● **WORK REQUIRED**: Two lines in the data below mark the range: the one with "An I-beam lying" and the one with "An open bookshelf.". Return both, along with every line between them, exactly.

[THE INPUT Boundary: Start]

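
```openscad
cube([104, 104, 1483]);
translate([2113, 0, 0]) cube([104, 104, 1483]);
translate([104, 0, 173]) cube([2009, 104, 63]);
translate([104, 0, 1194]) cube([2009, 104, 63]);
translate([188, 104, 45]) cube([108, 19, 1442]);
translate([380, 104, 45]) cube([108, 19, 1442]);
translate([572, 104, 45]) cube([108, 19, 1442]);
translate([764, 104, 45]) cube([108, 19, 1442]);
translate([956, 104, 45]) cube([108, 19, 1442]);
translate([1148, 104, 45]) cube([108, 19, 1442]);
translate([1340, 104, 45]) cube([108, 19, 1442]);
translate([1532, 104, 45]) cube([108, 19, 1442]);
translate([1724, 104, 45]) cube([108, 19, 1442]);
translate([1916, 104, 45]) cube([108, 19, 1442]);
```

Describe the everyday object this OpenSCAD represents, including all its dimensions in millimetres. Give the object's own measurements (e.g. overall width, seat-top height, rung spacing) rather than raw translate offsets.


A fence section. Two 104×104 mm posts, 1483 mm tall, stand on the floor with a clear span of 2009 mm between their inner faces. Two horizontal rails of 104×63 mm section span the gap between the posts with their undersides at z = 173 mm and z = 1194 mm, flush with the posts' −y face. 10 pickets, each 108 mm wide, 19 mm thick and 1442 mm tall, are fixed to the +y face of the rails with their bottoms at z = 45 mm, spaced across the span with a 84 mm gap after the −x post and between neighbouring pickets, with 89 mm left before the +x post.


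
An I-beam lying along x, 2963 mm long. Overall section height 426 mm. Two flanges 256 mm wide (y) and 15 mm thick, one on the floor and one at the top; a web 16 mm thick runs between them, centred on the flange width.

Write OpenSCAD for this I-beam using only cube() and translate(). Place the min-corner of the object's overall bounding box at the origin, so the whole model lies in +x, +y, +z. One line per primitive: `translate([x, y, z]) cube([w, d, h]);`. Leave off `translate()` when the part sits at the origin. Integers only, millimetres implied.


cube([2963, 256, 15]);
translate([0, 120, 15]) cube([2963, 16, 396]);
translate([0, 0, 411]) cube([2963, 256, 15]);


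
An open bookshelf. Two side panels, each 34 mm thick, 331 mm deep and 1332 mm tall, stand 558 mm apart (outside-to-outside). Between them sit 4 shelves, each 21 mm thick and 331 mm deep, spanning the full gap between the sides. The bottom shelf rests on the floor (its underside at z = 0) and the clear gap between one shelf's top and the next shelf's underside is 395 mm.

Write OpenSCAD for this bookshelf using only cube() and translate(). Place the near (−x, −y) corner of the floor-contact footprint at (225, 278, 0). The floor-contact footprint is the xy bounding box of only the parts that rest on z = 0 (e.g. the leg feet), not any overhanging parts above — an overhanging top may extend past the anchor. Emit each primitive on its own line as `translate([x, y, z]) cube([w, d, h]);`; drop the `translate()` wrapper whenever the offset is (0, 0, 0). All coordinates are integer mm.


translate([225, 278, 0]) cube([34, 331, 1332]);
translate([749, 278, 0]) cube([34, 331, 1332]);
translate([259, 278, 0]) cube([490, 331, 21]);
translate([259, 278, 416]) cube([490, 331, 21]);
translate([259, 278, 832]) cube([490, 331, 21]);
translate([259, 278, 1248]) cube([490, 331, 21]);


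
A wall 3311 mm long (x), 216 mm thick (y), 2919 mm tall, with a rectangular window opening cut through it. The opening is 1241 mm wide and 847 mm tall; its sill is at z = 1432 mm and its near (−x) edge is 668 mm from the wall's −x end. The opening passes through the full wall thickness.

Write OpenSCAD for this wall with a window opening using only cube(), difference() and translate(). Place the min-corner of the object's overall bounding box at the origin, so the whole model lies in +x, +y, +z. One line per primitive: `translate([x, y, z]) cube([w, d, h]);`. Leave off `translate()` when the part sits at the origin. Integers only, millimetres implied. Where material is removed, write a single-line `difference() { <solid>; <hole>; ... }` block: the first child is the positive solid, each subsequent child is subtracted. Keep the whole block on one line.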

[THE INPUT Boundary: End]

● **THE COMPLETED TASK**:
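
An I-beam lying along x, 2963 mm long. Overall section height 426 mm. Two flanges 256 mm wide (y) and 15 mm thick, one on the floor and one at the top; a web 16 mm thick runs between them, centred on the flange width.

Write OpenSCAD for this I-beam using only cube() and translate(). Place the min-corner of the object's overall bounding box at the origin, so the whole model lies in +x, +y, +z. One line per primitive: `translate([x, y, z]) cube([w, d, h]);`. Leave off `translate()` when the part sits at the origin. Integers only, millimetres implied.


cube([2963, 256, 15]);
translate([0, 120, 15]) cube([2963, 16, 396]);
translate([0, 0, 411]) cube([2963, 256, 15]);


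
An open bookshelf. Two side panels, each 34 mm thick, 331 mm deep and 1332 mm tall, stand 558 mm apart (outside-to-outside). Between them sit 4 shelves, each 21 mm thick and 331 mm deep, spanning the full gap between the sides. The bottom shelf rests on the floor (its underside at z = 0) and the clear gap between one shelf's top and the next shelf's underside is 395 mm.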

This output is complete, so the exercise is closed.